#### Assignment
Keeping every word the same, return the listing from its first line until the line holding "Answer: 103290989/169074 ≈ 610.92" has been returned as well.

#### Source material
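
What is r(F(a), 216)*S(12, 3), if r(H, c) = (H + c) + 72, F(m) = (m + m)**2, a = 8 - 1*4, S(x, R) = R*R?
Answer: 3168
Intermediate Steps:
S(x, R) = R**2
a = 4 (a = 8 - 4 = 4)
F(m) = 4*m**2 (F(m) = (2*m)**2 = 4*m**2)
r(H, c) = 72 + H + c
r(F(a), 216)*S(12, 3) = (72 + 4*4**2 + 216)*3**2 = (72 + 4*16 + 216)*9 = (72 + 64 + 216)*9 = 352*9 = 3168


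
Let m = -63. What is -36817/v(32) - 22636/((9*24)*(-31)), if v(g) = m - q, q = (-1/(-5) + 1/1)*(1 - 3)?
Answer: 103290989/169074 ≈ 610.92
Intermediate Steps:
q = -12/5 (q = (-1*(-1/5) + 1*1)*(-2) = (1/5 + 1)*(-2) = (6/5)*(-2) = -12/5 ≈ -2.4000)
v(g) = -303/5 (v(g) = -63 - 1*(-12/5) = -63 + 12/5 = -303/5)
-36817/v(32) - 22636/((9*24)*(-31)) = -36817/(-303/5) - 22636/((9*24)*(-31)) = -36817*(-5/303) - 22636/(216*(-31)) = 184085/303 - 22636/(-6696) = 184085/303 - 22636*(-1/6696) = 184085/303 + 5659/1674 = 103290989/169074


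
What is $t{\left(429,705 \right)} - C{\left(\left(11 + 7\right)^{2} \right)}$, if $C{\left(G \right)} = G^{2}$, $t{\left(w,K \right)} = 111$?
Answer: $-104865$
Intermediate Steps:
$t{\left(429,705 \right)} - C{\left(\left(11 + 7\right)^{2} \right)} = 111 - \left(\left(11 + 7\right)^{2}\right)^{2} = 111 - \left(18^{2}\right)^{2} = 111 - 324^{2} = 111 - 104976 = -104865$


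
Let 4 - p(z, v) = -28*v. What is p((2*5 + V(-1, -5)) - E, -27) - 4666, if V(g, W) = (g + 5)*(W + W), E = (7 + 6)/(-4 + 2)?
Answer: -5418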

#### Output for this task
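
What is r(F(a), 216)*S(12, 3), if r(H, c) = (H + c) + 72, F(m) = (m + m)**2, a = 8 - 1*4, S(x, R) = R*R?
Answer: 3168
Intermediate Steps:
S(x, R) = R**2
a = 4 (a = 8 - 4 = 4)
F(m) = 4*m**2 (F(m) = (2*m)**2 = 4*m**2)
r(H, c) = 72 + H + c
r(F(a), 216)*S(12, 3) = (72 + 4*4**2 + 216)*3**2 = (72 + 4*16 + 216)*9 = (72 + 64 + 216)*9 = 352*9 = 3168


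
Let m = -63. What is -36817/v(32) - 22636/((9*24)*(-31)), if v(g) = m - q, q = (-1/(-5) + 1/1)*(1 - 3)?
Answer: 103290989/169074 ≈ 610.92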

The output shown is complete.